Problem requirements = Start at the top of the records below and copy them exactly to the end.
** Provided records follows **
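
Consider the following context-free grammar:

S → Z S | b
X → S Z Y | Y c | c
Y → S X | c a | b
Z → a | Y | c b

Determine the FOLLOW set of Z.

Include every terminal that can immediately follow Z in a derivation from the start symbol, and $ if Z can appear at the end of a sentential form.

We compute FOLLOW(Z) using the standard algorithm.
FOLLOW(S) starts with {$}.
FIRST(S) = {a, b, c}
FIRST(X) = {a, b, c}
FIRST(Y) = {a, b, c}
FIRST(Z) = {a, b, c}
FOLLOW(S) = {$, a, b, c}
FOLLOW(X) = {a, b, c}
FOLLOW(Y) = {a, b, c}
FOLLOW(Z) = {a, b, c}
Therefore, FOLLOW(Z) = {a, b, c}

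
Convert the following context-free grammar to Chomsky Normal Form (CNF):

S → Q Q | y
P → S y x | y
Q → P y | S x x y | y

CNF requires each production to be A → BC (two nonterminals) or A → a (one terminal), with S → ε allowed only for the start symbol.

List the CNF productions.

S → y; TY → y; TX → x; P → y; Q → y; S → Q Q; P → S X0; X0 → TY TX; Q → P TY; Q → S X1; X1 → TX X2; X2 → TX TY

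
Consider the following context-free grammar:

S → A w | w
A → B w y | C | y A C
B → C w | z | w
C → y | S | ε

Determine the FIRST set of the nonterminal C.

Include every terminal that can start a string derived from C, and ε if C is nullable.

We compute FIRST(C) using the standard algorithm.
FIRST(A) = {w, y, z, ε}
FIRST(B) = {w, y, z}
FIRST(C) = {w, y, z, ε}
FIRST(S) = {w, y, z}
Therefore, FIRST(C) = {w, y, z, ε}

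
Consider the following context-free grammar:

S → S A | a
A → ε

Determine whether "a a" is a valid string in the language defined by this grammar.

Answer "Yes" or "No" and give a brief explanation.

No - no valid derivation exists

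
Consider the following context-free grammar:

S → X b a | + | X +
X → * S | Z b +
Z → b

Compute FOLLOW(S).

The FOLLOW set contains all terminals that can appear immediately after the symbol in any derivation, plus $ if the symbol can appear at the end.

We compute FOLLOW(S) using the standard algorithm.
FOLLOW(S) starts with {$}.
FIRST(S) = {*, +, b}
FIRST(X) = {*, b}
FIRST(Z) = {b}
FOLLOW(S) = {$, +, b}
FOLLOW(X) = {+, b}
FOLLOW(Z) = {b}
Therefore, FOLLOW(S) = {$, +, b}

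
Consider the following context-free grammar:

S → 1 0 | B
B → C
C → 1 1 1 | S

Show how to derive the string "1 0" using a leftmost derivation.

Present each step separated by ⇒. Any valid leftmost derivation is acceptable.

S ⇒ B ⇒ C ⇒ S ⇒ 1 0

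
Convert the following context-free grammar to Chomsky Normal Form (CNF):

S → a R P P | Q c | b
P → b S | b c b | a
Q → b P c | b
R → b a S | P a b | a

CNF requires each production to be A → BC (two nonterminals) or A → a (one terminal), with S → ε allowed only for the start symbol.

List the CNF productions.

TA → a; TC → c; S → b; TB → b; P → a; Q → b; R → a; S → TA X0; X0 → R X1; X1 → P P; S → Q TC; P → TB S; P → TB X2; X2 → TC TB; Q → TB X3; X3 → P TC; R → TB X4; X4 → TA S; R → P X5; X5 → TA TB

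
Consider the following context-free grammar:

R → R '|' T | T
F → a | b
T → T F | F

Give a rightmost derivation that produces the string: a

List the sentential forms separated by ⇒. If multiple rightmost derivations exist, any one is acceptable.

R ⇒ T ⇒ F ⇒ a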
** End of Provided records **
Task result =
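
Consider the following context-free grammar:

S → Z S | b
X → S Z Y | Y c | c
Y → S X | c a | b
Z → a | Y | c b

Determine the FOLLOW set of Z.

Include every terminal that can immediately follow Z in a derivation from the start symbol, and $ if Z can appear at the end of a sentential form.

We compute FOLLOW(Z) using the standard algorithm.
FOLLOW(S) starts with {$}.
FIRST(S) = {a, b, c}
FIRST(X) = {a, b, c}
FIRST(Y) = {a, b, c}
FIRST(Z) = {a, b, c}
FOLLOW(S) = {$, a, b, c}
FOLLOW(X) = {a, b, c}
FOLLOW(Y) = {a, b, c}
FOLLOW(Z) = {a, b, c}
Therefore, FOLLOW(Z) = {a, b, c}

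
Convert the following context-free grammar to Chomsky Normal Form (CNF):

S → Q Q | y
P → S y x | y
Q → P y | S x x y | y

CNF requires each production to be A → BC (two nonterminals) or A → a (one terminal), with S → ε allowed only for the start symbol.

List the CNF productions.

S → y; TY → y; TX → x; P → y; Q → y; S → Q Q; P → S X0; X0 → TY TX; Q → P TY; Q → S X1; X1 → TX X2; X2 → TX TY

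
Consider the following context-free grammar:

S → A w | w
A → B w y | C | y A C
B → C w | z | w
C → y | S | ε

Determine the FIRST set of the nonterminal C.

Include every terminal that can start a string derived from C, and ε if C is nullable.

We compute FIRST(C) using the standard algorithm.
FIRST(A) = {w, y, z, ε}
FIRST(B) = {w, y, z}
FIRST(C) = {w, y, z, ε}
FIRST(S) = {w, y, z}
Therefore, FIRST(C) = {w, y, z, ε}

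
Consider the following context-free grammar:

S → S A | a
A → ε

Determine whether "a a" is a valid string in the language defined by this grammar.

Answer "Yes" or "No" and give a brief explanation.

No - no valid derivation exists

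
Consider the following context-free grammar:

S → X b a | + | X +
X → * S | Z b +
Z → b

Compute FOLLOW(S).

The FOLLOW set contains all terminals that can appear immediately after the symbol in any derivation, plus $ if the symbol can appear at the end.

We compute FOLLOW(S) using the standard algorithm.
FOLLOW(S) starts with {$}.
FIRST(S) = {*, +, b}
FIRST(X) = {*, b}
FIRST(Z) = {b}
FOLLOW(S) = {$, +, b}
FOLLOW(X) = {+, b}
FOLLOW(Z) = {b}
Therefore, FOLLOW(S) = {$, +, b}

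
Consider the following context-free grammar:

S → 1 0 | B
B → C
C → 1 1 1 | S

Show how to derive the string "1 0" using a leftmost derivation.

Present each step separated by ⇒. Any valid leftmost derivation is acceptable.

S ⇒ B ⇒ C ⇒ S ⇒ 1 0

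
Convert the following context-free grammar to Chomsky Normal Form (CNF):

S → a R P P | Q c | b
P → b S | b c b | a
Q → b P c | b
R → b a S | P a b | a

CNF requires each production to be A → BC (two nonterminals) or A → a (one terminal), with S → ε allowed only for the start symbol.

List the CNF productions.

TA → a; TC → c; S → b; TB → b; P → a; Q → b; R → a; S → TA X0; X0 → R X1; X1 → P P; S → Q TC; P → TB S; P → TB X2; X2 → TC TB; Q → TB X3; X3 → P TC; R → TB X4; X4 → TA S; R → P X5; X5 → TA TB

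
Consider the following context-free grammar:

R → R '|' T | T
F → a | b
T → T F | F

Give a rightmost derivation that produces the string: a

List the sentential forms separated by ⇒. If multiple rightmost derivations exist, any one is acceptable.

R ⇒ T ⇒ F ⇒ a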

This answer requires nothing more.